> EXERCISE AIM
All of the records should be given back exactly and in full.

==================================================

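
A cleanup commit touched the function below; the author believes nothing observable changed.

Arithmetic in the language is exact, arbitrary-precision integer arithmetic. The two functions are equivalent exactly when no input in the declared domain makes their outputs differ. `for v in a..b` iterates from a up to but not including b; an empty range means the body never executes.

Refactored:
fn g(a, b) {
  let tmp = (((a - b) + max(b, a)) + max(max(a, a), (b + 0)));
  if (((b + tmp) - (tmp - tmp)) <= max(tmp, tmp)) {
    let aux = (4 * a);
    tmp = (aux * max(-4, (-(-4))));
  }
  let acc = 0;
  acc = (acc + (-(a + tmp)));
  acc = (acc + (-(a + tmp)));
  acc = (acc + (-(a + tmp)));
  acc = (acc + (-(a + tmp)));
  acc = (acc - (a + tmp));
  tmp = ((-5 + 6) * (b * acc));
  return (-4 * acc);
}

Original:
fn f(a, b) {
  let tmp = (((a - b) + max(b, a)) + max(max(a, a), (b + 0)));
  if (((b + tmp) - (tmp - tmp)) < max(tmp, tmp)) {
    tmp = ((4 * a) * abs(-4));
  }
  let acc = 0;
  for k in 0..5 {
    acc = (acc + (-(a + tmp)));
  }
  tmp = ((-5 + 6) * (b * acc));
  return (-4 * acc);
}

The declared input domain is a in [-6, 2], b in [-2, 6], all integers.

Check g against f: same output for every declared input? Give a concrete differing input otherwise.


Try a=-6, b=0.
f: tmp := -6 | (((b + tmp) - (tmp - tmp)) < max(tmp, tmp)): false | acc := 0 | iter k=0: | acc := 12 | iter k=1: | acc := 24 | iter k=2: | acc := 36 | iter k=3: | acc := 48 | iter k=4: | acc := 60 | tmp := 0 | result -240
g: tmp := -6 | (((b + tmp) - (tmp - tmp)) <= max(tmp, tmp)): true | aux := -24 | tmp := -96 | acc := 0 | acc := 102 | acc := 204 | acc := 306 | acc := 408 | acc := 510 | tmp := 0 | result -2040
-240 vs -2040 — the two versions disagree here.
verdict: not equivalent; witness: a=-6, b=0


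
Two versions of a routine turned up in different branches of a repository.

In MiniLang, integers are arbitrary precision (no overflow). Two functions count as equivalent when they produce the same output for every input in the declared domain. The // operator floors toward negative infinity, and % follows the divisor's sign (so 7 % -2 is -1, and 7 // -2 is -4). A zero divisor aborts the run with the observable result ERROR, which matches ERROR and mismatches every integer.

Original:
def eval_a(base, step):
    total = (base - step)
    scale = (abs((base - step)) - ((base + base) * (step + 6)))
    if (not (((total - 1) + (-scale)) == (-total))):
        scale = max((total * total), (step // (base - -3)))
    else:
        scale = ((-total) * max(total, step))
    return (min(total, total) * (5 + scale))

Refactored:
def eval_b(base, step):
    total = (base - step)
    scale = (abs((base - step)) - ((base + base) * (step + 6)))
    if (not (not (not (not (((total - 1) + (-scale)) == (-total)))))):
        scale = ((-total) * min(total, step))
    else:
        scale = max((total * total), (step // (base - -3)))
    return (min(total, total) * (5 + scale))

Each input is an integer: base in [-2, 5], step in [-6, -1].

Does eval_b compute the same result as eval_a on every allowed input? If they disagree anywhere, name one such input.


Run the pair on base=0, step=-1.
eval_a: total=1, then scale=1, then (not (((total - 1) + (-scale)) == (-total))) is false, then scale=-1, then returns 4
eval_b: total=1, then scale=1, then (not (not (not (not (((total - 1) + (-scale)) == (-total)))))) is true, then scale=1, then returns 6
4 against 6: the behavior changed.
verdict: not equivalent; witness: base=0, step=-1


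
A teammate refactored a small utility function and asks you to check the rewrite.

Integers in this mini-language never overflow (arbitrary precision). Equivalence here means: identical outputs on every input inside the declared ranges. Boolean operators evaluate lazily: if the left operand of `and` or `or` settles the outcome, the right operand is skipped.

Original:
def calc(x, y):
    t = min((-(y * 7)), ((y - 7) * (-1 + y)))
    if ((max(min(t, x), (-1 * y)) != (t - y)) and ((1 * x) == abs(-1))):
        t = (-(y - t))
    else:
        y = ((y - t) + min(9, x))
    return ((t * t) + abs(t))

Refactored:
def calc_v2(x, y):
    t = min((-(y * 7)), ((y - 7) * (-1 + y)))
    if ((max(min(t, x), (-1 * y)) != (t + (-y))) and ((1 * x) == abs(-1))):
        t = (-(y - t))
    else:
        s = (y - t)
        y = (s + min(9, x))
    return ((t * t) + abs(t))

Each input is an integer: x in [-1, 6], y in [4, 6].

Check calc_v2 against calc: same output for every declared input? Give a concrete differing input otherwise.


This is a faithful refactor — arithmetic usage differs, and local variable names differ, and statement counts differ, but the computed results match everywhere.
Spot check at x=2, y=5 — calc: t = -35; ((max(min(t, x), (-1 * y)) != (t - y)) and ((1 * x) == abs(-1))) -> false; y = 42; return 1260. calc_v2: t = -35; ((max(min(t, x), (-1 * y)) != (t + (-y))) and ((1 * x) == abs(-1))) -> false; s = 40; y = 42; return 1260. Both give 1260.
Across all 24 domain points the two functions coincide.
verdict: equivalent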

==================================================

> RESPONSE TO THE EXERCISE
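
A cleanup commit touched the function below; the author believes nothing observable changed.

Arithmetic in the language is exact, arbitrary-precision integer arithmetic. The two functions are equivalent exactly when no input in the declared domain makes their outputs differ. `for v in a..b` iterates from a up to but not including b; an empty range means the body never executes.

Refactored:
fn g(a, b) {
  let tmp = (((a - b) + max(b, a)) + max(max(a, a), (b + 0)));
  if (((b + tmp) - (tmp - tmp)) <= max(tmp, tmp)) {
    let aux = (4 * a);
    tmp = (aux * max(-4, (-(-4))));
  }
  let acc = 0;
  acc = (acc + (-(a + tmp)));
  acc = (acc + (-(a + tmp)));
  acc = (acc + (-(a + tmp)));
  acc = (acc + (-(a + tmp)));
  acc = (acc - (a + tmp));
  tmp = ((-5 + 6) * (b * acc));
  return (-4 * acc);
}

Original:
fn f(a, b) {
  let tmp = (((a - b) + max(b, a)) + max(max(a, a), (b + 0)));
  if (((b + tmp) - (tmp - tmp)) < max(tmp, tmp)) {
    tmp = ((4 * a) * abs(-4));
  }
  let acc = 0;
  for k in 0..5 {
    acc = (acc + (-(a + tmp)));
  }
  tmp = ((-5 + 6) * (b * acc));
  return (-4 * acc);
}

The declared input domain is a in [-6, 2], b in [-2, 6], all integers.

Check g against f: same output for every declared input? Give a concrete differing input otherwise.


Try a=-6, b=0.
f: tmp := -6 | (((b + tmp) - (tmp - tmp)) < max(tmp, tmp)): false | acc := 0 | iter k=0: | acc := 12 | iter k=1: | acc := 24 | iter k=2: | acc := 36 | iter k=3: | acc := 48 | iter k=4: | acc := 60 | tmp := 0 | result -240
g: tmp := -6 | (((b + tmp) - (tmp - tmp)) <= max(tmp, tmp)): true | aux := -24 | tmp := -96 | acc := 0 | acc := 102 | acc := 204 | acc := 306 | acc := 408 | acc := 510 | tmp := 0 | result -2040
-240 vs -2040 — the two versions disagree here.
verdict: not equivalent; witness: a=-6, b=0


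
Two versions of a routine turned up in different branches of a repository.

In MiniLang, integers are arbitrary precision (no overflow). Two functions count as equivalent when they produce the same output for every input in the declared domain. The // operator floors toward negative infinity, and % follows the divisor's sign (so 7 % -2 is -1, and 7 // -2 is -4). A zero divisor aborts the run with the observable result ERROR, which matches ERROR and mismatches every integer.

Original:
def eval_a(base, step):
    total = (base - step)
    scale = (abs((base - step)) - ((base + base) * (step + 6)))
    if (not (((total - 1) + (-scale)) == (-total))):
        scale = max((total * total), (step // (base - -3)))
    else:
        scale = ((-total) * max(total, step))
    return (min(total, total) * (5 + scale))

Refactored:
def eval_b(base, step):
    total = (base - step)
    scale = (abs((base - step)) - ((base + base) * (step + 6)))
    if (not (not (not (not (((total - 1) + (-scale)) == (-total)))))):
        scale = ((-total) * min(total, step))
    else:
        scale = max((total * total), (step // (base - -3)))
    return (min(total, total) * (5 + scale))

Each input is an integer: base in [-2, 5], step in [-6, -1].

Does eval_b compute the same result as eval_a on every allowed input? If they disagree anywhere, name one such input.


Run the pair on base=0, step=-1.
eval_a: total=1, then scale=1, then (not (((total - 1) + (-scale)) == (-total))) is false, then scale=-1, then returns 4
eval_b: total=1, then scale=1, then (not (not (not (not (((total - 1) + (-scale)) == (-total)))))) is true, then scale=1, then returns 6
4 against 6: the behavior changed.
verdict: not equivalent; witness: base=0, step=-1


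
A teammate refactored a small utility function and asks you to check the rewrite.

Integers in this mini-language never overflow (arbitrary precision). Equivalence here means: identical outputs on every input inside the declared ranges. Boolean operators evaluate lazily: if the left operand of `and` or `or` settles the outcome, the right operand is skipped.

Original:
def calc(x, y):
    t = min((-(y * 7)), ((y - 7) * (-1 + y)))
    if ((max(min(t, x), (-1 * y)) != (t - y)) and ((1 * x) == abs(-1))):
        t = (-(y - t))
    else:
        y = ((y - t) + min(9, x))
    return ((t * t) + abs(t))

Refactored:
def calc_v2(x, y):
    t = min((-(y * 7)), ((y - 7) * (-1 + y)))
    if ((max(min(t, x), (-1 * y)) != (t + (-y))) and ((1 * x) == abs(-1))):
        t = (-(y - t))
    else:
        s = (y - t)
        y = (s + min(9, x))
    return ((t * t) + abs(t))

Each input is an integer: x in [-1, 6], y in [4, 6].

Check calc_v2 against calc: same output for every declared input? Give a concrete differing input otherwise.


This is a faithful refactor — arithmetic usage differs, and local variable names differ, and statement counts differ, but the computed results match everywhere.
Spot check at x=2, y=5 — calc: t = -35; ((max(min(t, x), (-1 * y)) != (t - y)) and ((1 * x) == abs(-1))) -> false; y = 42; return 1260. calc_v2: t = -35; ((max(min(t, x), (-1 * y)) != (t + (-y))) and ((1 * x) == abs(-1))) -> false; s = 40; y = 42; return 1260. Both give 1260.
Across all 24 domain points the two functions coincide.
verdict: equivalent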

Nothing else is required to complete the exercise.